[Start of Attachment]

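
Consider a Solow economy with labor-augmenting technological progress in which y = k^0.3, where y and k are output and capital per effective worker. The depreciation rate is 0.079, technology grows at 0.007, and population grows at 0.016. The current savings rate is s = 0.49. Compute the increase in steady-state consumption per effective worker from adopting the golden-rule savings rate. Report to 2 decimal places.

The effective depreciation rate is n + g + δ = 0.016 + 0.007 + 0.079 = 0.102.
Current steady state (s = 0.49): k* = (0.49/0.102)^(1/0.7) ≈ 9.4126, y* = 9.4126^0.3 ≈ 1.9594, c* = (1−0.49)·1.9594 ≈ 0.9993.
Maximizing c = f(k) − (n+g+δ)·k gives f'(k) = n+g+δ, i.e. 0.3·k^(0.3−1) = 0.102, so k_gold = (0.3/0.102)^(1/0.7) ≈ 4.6700.
y_gold = 4.6700^0.3 ≈ 1.5878, c_gold = y_gold − 0.102·k_gold ≈ 1.1115.
Gain: Δc = 1.1115 − 0.9993 ≈ 0.1122.

Δc ≈ 0.11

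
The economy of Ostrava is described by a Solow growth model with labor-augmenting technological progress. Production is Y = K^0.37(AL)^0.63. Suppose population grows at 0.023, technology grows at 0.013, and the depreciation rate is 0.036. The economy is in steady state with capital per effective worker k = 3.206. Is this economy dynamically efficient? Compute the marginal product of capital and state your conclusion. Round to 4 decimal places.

Capital per effective worker breaks even when investment replaces (n + g + δ)·k; here n + g + δ = 0.072.
MPK = 0.37·k^(0.37−1) = 0.37·3.206^(-0.63) ≈ 0.1776.
MPK > 0.072, so the economy is dynamically efficient (under-saving).

dynamically efficient; MPK ≈ 0.1776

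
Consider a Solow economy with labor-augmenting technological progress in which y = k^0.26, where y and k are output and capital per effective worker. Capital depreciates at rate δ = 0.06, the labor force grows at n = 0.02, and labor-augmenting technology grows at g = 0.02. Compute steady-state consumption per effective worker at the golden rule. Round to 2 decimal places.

Break-even investment rate: n + g + δ = 0.02 + 0.02 + 0.06 = 0.1.
Maximizing c = f(k) − (n+g+δ)·k gives f'(k) = n+g+δ, i.e. 0.26·k^(0.26−1) = 0.1, so k_gold = (0.26/0.1)^(1/0.74) ≈ 3.6373.
y_gold = 3.6373^0.26 ≈ 1.3989.
c_gold = y_gold − (n+g+δ)·k_gold = 1.3989 − 0.1·3.6373 ≈ 1.0352.

c_gold ≈ 1.04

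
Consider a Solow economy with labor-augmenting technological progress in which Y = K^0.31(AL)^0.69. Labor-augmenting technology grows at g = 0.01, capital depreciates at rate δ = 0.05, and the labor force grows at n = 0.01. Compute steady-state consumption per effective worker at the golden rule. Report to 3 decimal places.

c_gold ≈ 1.346

Break-even investment rate: n + g + δ = 0.01 + 0.01 + 0.05 = 0.07.
Maximizing c = f(k) − (n+g+δ)·k gives f'(k) = n+g+δ, i.e. 0.31·k^(0.31−1) = 0.07, so k_gold = (0.31/0.07)^(1/0.69) ≈ 8.6420.
y_gold = 8.6420^0.31 ≈ 1.9514.
c_gold = y_gold − (n+g+δ)·k_gold = 1.9514 − 0.07·8.6420 ≈ 1.3465.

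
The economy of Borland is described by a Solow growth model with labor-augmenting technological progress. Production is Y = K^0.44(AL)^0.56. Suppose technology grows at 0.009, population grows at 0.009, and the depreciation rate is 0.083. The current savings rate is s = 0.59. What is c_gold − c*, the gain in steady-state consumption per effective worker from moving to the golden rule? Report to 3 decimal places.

Δc ≈ 0.139

Break-even investment rate: n + g + δ = 0.009 + 0.009 + 0.083 = 0.101.
Current steady state (s = 0.59): k* = (0.59/0.101)^(1/0.56) ≈ 23.3779, y* = 23.3779^0.44 ≈ 4.0020, c* = (1−0.59)·4.0020 ≈ 1.6408.
Setting f'(k) = n+g+δ gives 0.44·k^(0.44−1) = 0.101, hence k_gold = (0.44/0.101)^(1/0.56) ≈ 13.8454.
y_gold = 13.8454^0.44 ≈ 3.1782, c_gold = y_gold − 0.101·k_gold ≈ 1.7798.
Gain: Δc = 1.7798 − 1.6408 ≈ 0.1390.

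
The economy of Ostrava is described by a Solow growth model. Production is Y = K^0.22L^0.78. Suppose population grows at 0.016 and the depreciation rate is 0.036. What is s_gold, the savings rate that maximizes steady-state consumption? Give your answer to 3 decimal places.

s_gold = 0.220

n + δ = 0.016 + 0.036 = 0.052.
At the golden rule MPK = n+δ, and in any Cobb-Douglas steady state s = (n+δ)·k/y = MPK·k/y = capital's share 0.22.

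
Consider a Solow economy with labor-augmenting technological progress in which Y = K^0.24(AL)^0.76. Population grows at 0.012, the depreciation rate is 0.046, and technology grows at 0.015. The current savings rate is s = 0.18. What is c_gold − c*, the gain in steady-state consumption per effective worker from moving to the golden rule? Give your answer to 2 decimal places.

Capital per effective worker breaks even when investment replaces (n + g + δ)·k; here n + g + δ = 0.073.
Current steady state (s = 0.18): k* = (0.18/0.073)^(1/0.76) ≈ 3.2789, y* = 3.2789^0.24 ≈ 1.3298, c* = (1−0.18)·1.3298 ≈ 1.0904.
Setting f'(k) = n+g+δ gives 0.24·k^(0.24−1) = 0.073, hence k_gold = (0.24/0.073)^(1/0.76) ≈ 4.7876.
y_gold = 4.7876^0.24 ≈ 1.4562, c_gold = y_gold − 0.073·k_gold ≈ 1.1067.
Gain: Δc = 1.1067 − 1.0904 ≈ 0.0163.

Δc ≈ 0.02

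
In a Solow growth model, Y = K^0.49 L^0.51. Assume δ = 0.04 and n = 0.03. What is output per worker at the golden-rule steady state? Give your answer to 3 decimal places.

Capital per worker breaks even when investment replaces (n + δ)·k; here n + δ = 0.07.
Setting f'(k) = n+δ gives 0.49·k^(0.49−1) = 0.07, hence k_gold = (0.49/0.07)^(1/0.51) ≈ 45.3999.
Output: y_gold = k_gold^0.49 = 45.3999^0.49 ≈ 6.4857.

y_gold ≈ 6.486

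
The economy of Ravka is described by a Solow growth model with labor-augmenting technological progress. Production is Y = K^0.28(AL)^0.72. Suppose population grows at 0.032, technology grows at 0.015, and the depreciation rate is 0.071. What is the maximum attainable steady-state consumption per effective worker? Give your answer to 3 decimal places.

Break-even investment rate: n + g + δ = 0.032 + 0.015 + 0.071 = 0.118.
Maximizing c = f(k) − (n+g+δ)·k gives f'(k) = n+g+δ, i.e. 0.28·k^(0.28−1) = 0.118, so k_gold = (0.28/0.118)^(1/0.72) ≈ 3.3206.
y_gold = 3.3206^0.28 ≈ 1.3994.
c_gold = y_gold − (n+g+δ)·k_gold = 1.3994 − 0.118·3.3206 ≈ 1.0076.

c_gold ≈ 1.008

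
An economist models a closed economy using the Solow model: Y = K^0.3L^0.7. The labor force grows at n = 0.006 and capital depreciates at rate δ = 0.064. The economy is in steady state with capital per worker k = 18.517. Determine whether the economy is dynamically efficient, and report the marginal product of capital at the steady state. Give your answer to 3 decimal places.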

[End of Attachment]

*Aim of the task*
Each record should be returned precisely as written.

*Response to the task*
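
Consider a Solow economy with labor-augmenting technological progress in which y = k^0.3, where y and k are output and capital per effective worker. The depreciation rate is 0.079, technology grows at 0.007, and population grows at 0.016. The current savings rate is s = 0.49. Compute the increase in steady-state consumption per effective worker from adopting the golden-rule savings rate. Report to 2 decimal places.

The effective depreciation rate is n + g + δ = 0.016 + 0.007 + 0.079 = 0.102.
Current steady state (s = 0.49): k* = (0.49/0.102)^(1/0.7) ≈ 9.4126, y* = 9.4126^0.3 ≈ 1.9594, c* = (1−0.49)·1.9594 ≈ 0.9993.
Maximizing c = f(k) − (n+g+δ)·k gives f'(k) = n+g+δ, i.e. 0.3·k^(0.3−1) = 0.102, so k_gold = (0.3/0.102)^(1/0.7) ≈ 4.6700.
y_gold = 4.6700^0.3 ≈ 1.5878, c_gold = y_gold − 0.102·k_gold ≈ 1.1115.
Gain: Δc = 1.1115 − 0.9993 ≈ 0.1122.

Δc ≈ 0.11

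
The economy of Ostrava is described by a Solow growth model with labor-augmenting technological progress. Production is Y = K^0.37(AL)^0.63. Suppose population grows at 0.023, technology grows at 0.013, and the depreciation rate is 0.036. The economy is in steady state with capital per effective worker k = 3.206. Is this economy dynamically efficient? Compute the marginal product of capital and state your conclusion. Round to 4 decimal places.

Capital per effective worker breaks even when investment replaces (n + g + δ)·k; here n + g + δ = 0.072.
MPK = 0.37·k^(0.37−1) = 0.37·3.206^(-0.63) ≈ 0.1776.
MPK > 0.072, so the economy is dynamically efficient (under-saving).

dynamically efficient; MPK ≈ 0.1776

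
Consider a Solow economy with labor-augmenting technological progress in which y = k^0.26, where y and k are output and capital per effective worker. Capital depreciates at rate δ = 0.06, the labor force grows at n = 0.02, and labor-augmenting technology grows at g = 0.02. Compute steady-state consumption per effective worker at the golden rule. Round to 2 decimal places.

Break-even investment rate: n + g + δ = 0.02 + 0.02 + 0.06 = 0.1.
Maximizing c = f(k) − (n+g+δ)·k gives f'(k) = n+g+δ, i.e. 0.26·k^(0.26−1) = 0.1, so k_gold = (0.26/0.1)^(1/0.74) ≈ 3.6373.
y_gold = 3.6373^0.26 ≈ 1.3989.
c_gold = y_gold − (n+g+δ)·k_gold = 1.3989 − 0.1·3.6373 ≈ 1.0352.

c_gold ≈ 1.04

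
Consider a Solow economy with labor-augmenting technological progress in which Y = K^0.31(AL)^0.69. Labor-augmenting technology grows at g = 0.01, capital depreciates at rate δ = 0.05, and the labor force grows at n = 0.01. Compute steady-state consumption per effective worker at the golden rule. Report to 3 decimal places.

c_gold ≈ 1.346

Break-even investment rate: n + g + δ = 0.01 + 0.01 + 0.05 = 0.07.
Maximizing c = f(k) − (n+g+δ)·k gives f'(k) = n+g+δ, i.e. 0.31·k^(0.31−1) = 0.07, so k_gold = (0.31/0.07)^(1/0.69) ≈ 8.6420.
y_gold = 8.6420^0.31 ≈ 1.9514.
c_gold = y_gold − (n+g+δ)·k_gold = 1.9514 − 0.07·8.6420 ≈ 1.3465.

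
The economy of Borland is described by a Solow growth model with labor-augmenting technological progress. Production is Y = K^0.44(AL)^0.56. Suppose technology grows at 0.009, population grows at 0.009, and the depreciation rate is 0.083. The current savings rate is s = 0.59. What is c_gold − c*, the gain in steady-state consumption per effective worker from moving to the golden rule? Report to 3 decimal places.

Δc ≈ 0.139

Break-even investment rate: n + g + δ = 0.009 + 0.009 + 0.083 = 0.101.
Current steady state (s = 0.59): k* = (0.59/0.101)^(1/0.56) ≈ 23.3779, y* = 23.3779^0.44 ≈ 4.0020, c* = (1−0.59)·4.0020 ≈ 1.6408.
Setting f'(k) = n+g+δ gives 0.44·k^(0.44−1) = 0.101, hence k_gold = (0.44/0.101)^(1/0.56) ≈ 13.8454.
y_gold = 13.8454^0.44 ≈ 3.1782, c_gold = y_gold − 0.101·k_gold ≈ 1.7798.
Gain: Δc = 1.7798 − 1.6408 ≈ 0.1390.

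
The economy of Ostrava is described by a Solow growth model. Production is Y = K^0.22L^0.78. Suppose population grows at 0.016 and the depreciation rate is 0.036. What is s_gold, the savings rate that maximizes steady-state consumption? Give your answer to 3 decimal places.

s_gold = 0.220

n + δ = 0.016 + 0.036 = 0.052.
At the golden rule MPK = n+δ, and in any Cobb-Douglas steady state s = (n+δ)·k/y = MPK·k/y = capital's share 0.22.

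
Consider a Solow economy with labor-augmenting technological progress in which Y = K^0.24(AL)^0.76. Population grows at 0.012, the depreciation rate is 0.046, and technology grows at 0.015. The current savings rate is s = 0.18. What is c_gold − c*, the gain in steady-state consumption per effective worker from moving to the golden rule? Give your answer to 2 decimal places.

Capital per effective worker breaks even when investment replaces (n + g + δ)·k; here n + g + δ = 0.073.
Current steady state (s = 0.18): k* = (0.18/0.073)^(1/0.76) ≈ 3.2789, y* = 3.2789^0.24 ≈ 1.3298, c* = (1−0.18)·1.3298 ≈ 1.0904.
Setting f'(k) = n+g+δ gives 0.24·k^(0.24−1) = 0.073, hence k_gold = (0.24/0.073)^(1/0.76) ≈ 4.7876.
y_gold = 4.7876^0.24 ≈ 1.4562, c_gold = y_gold − 0.073·k_gold ≈ 1.1067.
Gain: Δc = 1.1067 − 1.0904 ≈ 0.0163.

Δc ≈ 0.02

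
In a Solow growth model, Y = K^0.49 L^0.51. Assume δ = 0.04 and n = 0.03. What is output per worker at the golden-rule steady state? Give your answer to 3 decimal places.

Capital per worker breaks even when investment replaces (n + δ)·k; here n + δ = 0.07.
Setting f'(k) = n+δ gives 0.49·k^(0.49−1) = 0.07, hence k_gold = (0.49/0.07)^(1/0.51) ≈ 45.3999.
Output: y_gold = k_gold^0.49 = 45.3999^0.49 ≈ 6.4857.

y_gold ≈ 6.486

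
The economy of Ravka is described by a Solow growth model with labor-augmenting technological progress. Production is Y = K^0.28(AL)^0.72. Suppose population grows at 0.032, technology grows at 0.015, and the depreciation rate is 0.071. What is the maximum attainable steady-state consumption per effective worker? Give your answer to 3 decimal places.

Break-even investment rate: n + g + δ = 0.032 + 0.015 + 0.071 = 0.118.
Maximizing c = f(k) − (n+g+δ)·k gives f'(k) = n+g+δ, i.e. 0.28·k^(0.28−1) = 0.118, so k_gold = (0.28/0.118)^(1/0.72) ≈ 3.3206.
y_gold = 3.3206^0.28 ≈ 1.3994.
c_gold = y_gold − (n+g+δ)·k_gold = 1.3994 − 0.118·3.3206 ≈ 1.0076.

c_gold ≈ 1.008

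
An economist models a closed economy using the Solow model: Y = K^0.3L^0.7. The labor force grows at n = 0.006 and capital depreciates at rate δ = 0.064. The economy is in steady state with capital per worker k = 18.517. Determine whether the economy is dynamically efficient, and report the marginal product of capital at the steady state. Give your answer to 3 decimal places.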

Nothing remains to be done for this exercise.